[What is expected]
Transcribe exactly the span of lines that begins the records and ends with the line holding "Out of the samples", both boundary lines included.

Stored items
=======
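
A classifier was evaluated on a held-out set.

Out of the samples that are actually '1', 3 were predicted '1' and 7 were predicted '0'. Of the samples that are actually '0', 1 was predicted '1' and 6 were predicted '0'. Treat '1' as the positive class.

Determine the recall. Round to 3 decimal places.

0.300

Recall = TP/(TP+FN) = 3/(3+7) = 3/10 = 0.300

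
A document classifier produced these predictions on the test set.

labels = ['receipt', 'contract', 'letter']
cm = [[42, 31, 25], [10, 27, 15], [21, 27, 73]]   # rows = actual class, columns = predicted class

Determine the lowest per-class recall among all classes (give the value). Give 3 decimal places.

0.429

Per-class recall (TP/(TP+FN)):
  receipt: TP=42, FN=31+25=56 → 42/98 = 0.4286
  contract: TP=27, FN=10+15=25 → 27/52 = 0.5192
  letter: TP=73, FN=21+27=48 → 73/121 = 0.6033
Lowest is class 'receipt' with recall = 0.429.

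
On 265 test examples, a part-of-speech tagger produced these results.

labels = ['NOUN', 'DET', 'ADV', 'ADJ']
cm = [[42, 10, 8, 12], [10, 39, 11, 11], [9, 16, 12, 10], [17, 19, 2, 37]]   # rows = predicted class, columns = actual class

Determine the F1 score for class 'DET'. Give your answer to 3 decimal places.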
=======
[Answer space]
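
A classifier was evaluated on a held-out set.

Out of the samples that are actually '1', 3 were predicted '1' and 7 were predicted '0'. Of the samples that are actually '0', 1 was predicted '1' and 6 were predicted '0'. Treat '1' as the positive class.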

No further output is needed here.